| Exercise |
Copy the records below exactly as they are written.
____
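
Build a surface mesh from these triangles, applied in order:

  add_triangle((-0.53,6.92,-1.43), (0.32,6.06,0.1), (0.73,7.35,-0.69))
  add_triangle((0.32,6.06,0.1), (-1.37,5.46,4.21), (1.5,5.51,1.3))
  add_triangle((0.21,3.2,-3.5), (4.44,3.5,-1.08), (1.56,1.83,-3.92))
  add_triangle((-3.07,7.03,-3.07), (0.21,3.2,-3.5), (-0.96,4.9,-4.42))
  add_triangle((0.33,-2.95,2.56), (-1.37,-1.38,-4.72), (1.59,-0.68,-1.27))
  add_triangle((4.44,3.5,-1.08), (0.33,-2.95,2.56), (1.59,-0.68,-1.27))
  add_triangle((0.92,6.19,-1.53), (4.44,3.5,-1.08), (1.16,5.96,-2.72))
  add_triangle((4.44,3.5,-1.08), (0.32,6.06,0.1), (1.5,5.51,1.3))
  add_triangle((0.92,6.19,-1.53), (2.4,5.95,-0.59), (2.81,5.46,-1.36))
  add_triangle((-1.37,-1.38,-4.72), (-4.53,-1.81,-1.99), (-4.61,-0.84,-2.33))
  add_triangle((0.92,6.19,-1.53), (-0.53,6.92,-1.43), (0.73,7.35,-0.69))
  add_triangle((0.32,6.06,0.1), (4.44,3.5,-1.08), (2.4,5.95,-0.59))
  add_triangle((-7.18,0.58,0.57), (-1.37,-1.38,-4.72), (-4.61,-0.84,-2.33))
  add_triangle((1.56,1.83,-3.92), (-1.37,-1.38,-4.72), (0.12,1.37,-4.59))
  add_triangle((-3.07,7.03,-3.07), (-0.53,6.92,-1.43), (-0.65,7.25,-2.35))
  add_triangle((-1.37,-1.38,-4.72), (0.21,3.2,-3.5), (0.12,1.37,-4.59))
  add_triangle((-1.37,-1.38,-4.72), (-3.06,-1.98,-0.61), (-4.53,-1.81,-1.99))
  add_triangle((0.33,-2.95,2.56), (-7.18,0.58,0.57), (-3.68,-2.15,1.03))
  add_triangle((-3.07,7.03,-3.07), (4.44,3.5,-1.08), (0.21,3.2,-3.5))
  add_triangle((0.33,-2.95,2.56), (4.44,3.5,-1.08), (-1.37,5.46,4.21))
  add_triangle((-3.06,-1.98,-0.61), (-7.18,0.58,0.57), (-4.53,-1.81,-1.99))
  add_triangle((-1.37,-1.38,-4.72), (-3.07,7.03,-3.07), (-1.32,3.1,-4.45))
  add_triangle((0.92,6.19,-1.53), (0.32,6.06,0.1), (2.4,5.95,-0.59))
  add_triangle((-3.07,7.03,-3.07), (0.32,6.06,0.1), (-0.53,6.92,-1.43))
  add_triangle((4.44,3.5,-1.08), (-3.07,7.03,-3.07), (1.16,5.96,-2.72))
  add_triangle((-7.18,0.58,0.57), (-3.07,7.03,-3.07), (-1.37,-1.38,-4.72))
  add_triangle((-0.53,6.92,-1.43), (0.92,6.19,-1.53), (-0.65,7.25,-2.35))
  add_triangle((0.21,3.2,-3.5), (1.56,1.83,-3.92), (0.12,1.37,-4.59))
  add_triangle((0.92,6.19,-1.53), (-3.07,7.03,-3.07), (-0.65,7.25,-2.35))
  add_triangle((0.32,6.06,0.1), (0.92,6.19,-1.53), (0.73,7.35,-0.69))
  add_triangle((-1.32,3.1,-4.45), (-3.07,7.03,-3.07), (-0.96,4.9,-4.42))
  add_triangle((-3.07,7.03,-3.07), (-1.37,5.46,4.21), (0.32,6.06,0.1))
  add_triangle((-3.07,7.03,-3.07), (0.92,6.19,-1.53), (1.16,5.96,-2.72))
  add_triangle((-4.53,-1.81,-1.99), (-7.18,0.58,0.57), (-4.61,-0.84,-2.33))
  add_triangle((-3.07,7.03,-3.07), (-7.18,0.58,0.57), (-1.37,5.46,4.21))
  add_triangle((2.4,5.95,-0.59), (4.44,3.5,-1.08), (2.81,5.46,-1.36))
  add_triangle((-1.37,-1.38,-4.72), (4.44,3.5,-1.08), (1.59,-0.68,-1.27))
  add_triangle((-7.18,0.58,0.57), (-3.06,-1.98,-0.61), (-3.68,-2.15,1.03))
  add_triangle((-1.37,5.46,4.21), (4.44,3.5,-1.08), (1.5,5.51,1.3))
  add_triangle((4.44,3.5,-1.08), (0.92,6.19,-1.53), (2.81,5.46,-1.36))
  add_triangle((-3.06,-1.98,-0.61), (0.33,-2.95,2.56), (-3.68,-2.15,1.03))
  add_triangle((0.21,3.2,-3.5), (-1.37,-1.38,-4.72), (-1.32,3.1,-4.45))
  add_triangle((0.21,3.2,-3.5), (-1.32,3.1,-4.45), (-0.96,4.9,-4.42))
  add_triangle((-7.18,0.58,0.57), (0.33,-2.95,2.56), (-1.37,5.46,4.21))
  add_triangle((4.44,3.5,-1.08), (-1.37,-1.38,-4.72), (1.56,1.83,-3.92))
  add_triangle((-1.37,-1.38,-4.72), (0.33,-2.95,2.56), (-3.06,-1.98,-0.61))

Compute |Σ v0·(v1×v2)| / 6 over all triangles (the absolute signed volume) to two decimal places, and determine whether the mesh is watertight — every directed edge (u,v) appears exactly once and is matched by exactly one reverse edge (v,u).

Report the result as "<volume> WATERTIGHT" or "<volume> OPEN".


Per-triangle v0·(v1×v2)/6:
  t1: +1.2669
  t2: +7.0560
  t3: +6.4183
  t4: +1.3879
  t5: +5.7989
  t6: +5.8756
  t7: +4.9814
  t8: +6.5856
  t9: +1.8321
  t10: +3.3070
  t11: +1.7067
  t12: +0.5608
  t13: +2.1966
  t14: +2.3555
  t15: +2.3104
  t16: +2.2096
  t17: +2.8163
  t18: +4.9926
  t19: +15.5479
  t20: +21.9870
  t21: +4.0413
  t22: +7.3669
  t23: +3.0261
  t24: +2.4857
  t25: -2.7971
  t26: +45.1004
  t27: +1.3970
  t28: +2.3434
  t29: +0.0058
  t30: -0.0776
  t31: +4.1899
  t32: +19.6555
  t33: +5.6699
  t34: +3.6110
  t35: +54.4972
  t36: +2.0166
  t37: +7.0336
  t38: +4.4644
  t39: +4.3577
  t40: +0.4009
  t41: +3.1395
  t42: +4.3385
  t43: +1.4873
  t44: +30.9024
  t45: +3.0308
  t46: +7.8024
Σ = +320.6824 → |volume| = 320.68

Directed edges: 138 total, each appears once with its reverse present → watertight.

320.68 WATERTIGHT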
____
| Response to the exercise |
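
Build a surface mesh from these triangles, applied in order:

  add_triangle((-0.53,6.92,-1.43), (0.32,6.06,0.1), (0.73,7.35,-0.69))
  add_triangle((0.32,6.06,0.1), (-1.37,5.46,4.21), (1.5,5.51,1.3))
  add_triangle((0.21,3.2,-3.5), (4.44,3.5,-1.08), (1.56,1.83,-3.92))
  add_triangle((-3.07,7.03,-3.07), (0.21,3.2,-3.5), (-0.96,4.9,-4.42))
  add_triangle((0.33,-2.95,2.56), (-1.37,-1.38,-4.72), (1.59,-0.68,-1.27))
  add_triangle((4.44,3.5,-1.08), (0.33,-2.95,2.56), (1.59,-0.68,-1.27))
  add_triangle((0.92,6.19,-1.53), (4.44,3.5,-1.08), (1.16,5.96,-2.72))
  add_triangle((4.44,3.5,-1.08), (0.32,6.06,0.1), (1.5,5.51,1.3))
  add_triangle((0.92,6.19,-1.53), (2.4,5.95,-0.59), (2.81,5.46,-1.36))
  add_triangle((-1.37,-1.38,-4.72), (-4.53,-1.81,-1.99), (-4.61,-0.84,-2.33))
  add_triangle((0.92,6.19,-1.53), (-0.53,6.92,-1.43), (0.73,7.35,-0.69))
  add_triangle((0.32,6.06,0.1), (4.44,3.5,-1.08), (2.4,5.95,-0.59))
  add_triangle((-7.18,0.58,0.57), (-1.37,-1.38,-4.72), (-4.61,-0.84,-2.33))
  add_triangle((1.56,1.83,-3.92), (-1.37,-1.38,-4.72), (0.12,1.37,-4.59))
  add_triangle((-3.07,7.03,-3.07), (-0.53,6.92,-1.43), (-0.65,7.25,-2.35))
  add_triangle((-1.37,-1.38,-4.72), (0.21,3.2,-3.5), (0.12,1.37,-4.59))
  add_triangle((-1.37,-1.38,-4.72), (-3.06,-1.98,-0.61), (-4.53,-1.81,-1.99))
  add_triangle((0.33,-2.95,2.56), (-7.18,0.58,0.57), (-3.68,-2.15,1.03))
  add_triangle((-3.07,7.03,-3.07), (4.44,3.5,-1.08), (0.21,3.2,-3.5))
  add_triangle((0.33,-2.95,2.56), (4.44,3.5,-1.08), (-1.37,5.46,4.21))
  add_triangle((-3.06,-1.98,-0.61), (-7.18,0.58,0.57), (-4.53,-1.81,-1.99))
  add_triangle((-1.37,-1.38,-4.72), (-3.07,7.03,-3.07), (-1.32,3.1,-4.45))
  add_triangle((0.92,6.19,-1.53), (0.32,6.06,0.1), (2.4,5.95,-0.59))
  add_triangle((-3.07,7.03,-3.07), (0.32,6.06,0.1), (-0.53,6.92,-1.43))
  add_triangle((4.44,3.5,-1.08), (-3.07,7.03,-3.07), (1.16,5.96,-2.72))
  add_triangle((-7.18,0.58,0.57), (-3.07,7.03,-3.07), (-1.37,-1.38,-4.72))
  add_triangle((-0.53,6.92,-1.43), (0.92,6.19,-1.53), (-0.65,7.25,-2.35))
  add_triangle((0.21,3.2,-3.5), (1.56,1.83,-3.92), (0.12,1.37,-4.59))
  add_triangle((0.92,6.19,-1.53), (-3.07,7.03,-3.07), (-0.65,7.25,-2.35))
  add_triangle((0.32,6.06,0.1), (0.92,6.19,-1.53), (0.73,7.35,-0.69))
  add_triangle((-1.32,3.1,-4.45), (-3.07,7.03,-3.07), (-0.96,4.9,-4.42))
  add_triangle((-3.07,7.03,-3.07), (-1.37,5.46,4.21), (0.32,6.06,0.1))
  add_triangle((-3.07,7.03,-3.07), (0.92,6.19,-1.53), (1.16,5.96,-2.72))
  add_triangle((-4.53,-1.81,-1.99), (-7.18,0.58,0.57), (-4.61,-0.84,-2.33))
  add_triangle((-3.07,7.03,-3.07), (-7.18,0.58,0.57), (-1.37,5.46,4.21))
  add_triangle((2.4,5.95,-0.59), (4.44,3.5,-1.08), (2.81,5.46,-1.36))
  add_triangle((-1.37,-1.38,-4.72), (4.44,3.5,-1.08), (1.59,-0.68,-1.27))
  add_triangle((-7.18,0.58,0.57), (-3.06,-1.98,-0.61), (-3.68,-2.15,1.03))
  add_triangle((-1.37,5.46,4.21), (4.44,3.5,-1.08), (1.5,5.51,1.3))
  add_triangle((4.44,3.5,-1.08), (0.92,6.19,-1.53), (2.81,5.46,-1.36))
  add_triangle((-3.06,-1.98,-0.61), (0.33,-2.95,2.56), (-3.68,-2.15,1.03))
  add_triangle((0.21,3.2,-3.5), (-1.37,-1.38,-4.72), (-1.32,3.1,-4.45))
  add_triangle((0.21,3.2,-3.5), (-1.32,3.1,-4.45), (-0.96,4.9,-4.42))
  add_triangle((-7.18,0.58,0.57), (0.33,-2.95,2.56), (-1.37,5.46,4.21))
  add_triangle((4.44,3.5,-1.08), (-1.37,-1.38,-4.72), (1.56,1.83,-3.92))
  add_triangle((-1.37,-1.38,-4.72), (0.33,-2.95,2.56), (-3.06,-1.98,-0.61))

Compute |Σ v0·(v1×v2)| / 6 over all triangles (the absolute signed volume) to two decimal places, and determine whether the mesh is watertight — every directed edge (u,v) appears exactly once and is matched by exactly one reverse edge (v,u).

Report the result as "<volume> WATERTIGHT" or "<volume> OPEN".


Per-triangle v0·(v1×v2)/6:
  t1: +1.2669
  t2: +7.0560
  t3: +6.4183
  t4: +1.3879
  t5: +5.7989
  t6: +5.8756
  t7: +4.9814
  t8: +6.5856
  t9: +1.8321
  t10: +3.3070
  t11: +1.7067
  t12: +0.5608
  t13: +2.1966
  t14: +2.3555
  t15: +2.3104
  t16: +2.2096
  t17: +2.8163
  t18: +4.9926
  t19: +15.5479
  t20: +21.9870
  t21: +4.0413
  t22: +7.3669
  t23: +3.0261
  t24: +2.4857
  t25: -2.7971
  t26: +45.1004
  t27: +1.3970
  t28: +2.3434
  t29: +0.0058
  t30: -0.0776
  t31: +4.1899
  t32: +19.6555
  t33: +5.6699
  t34: +3.6110
  t35: +54.4972
  t36: +2.0166
  t37: +7.0336
  t38: +4.4644
  t39: +4.3577
  t40: +0.4009
  t41: +3.1395
  t42: +4.3385
  t43: +1.4873
  t44: +30.9024
  t45: +3.0308
  t46: +7.8024
Σ = +320.6824 → |volume| = 320.68

Directed edges: 138 total, each appears once with its reverse present → watertight.

320.68 WATERTIGHT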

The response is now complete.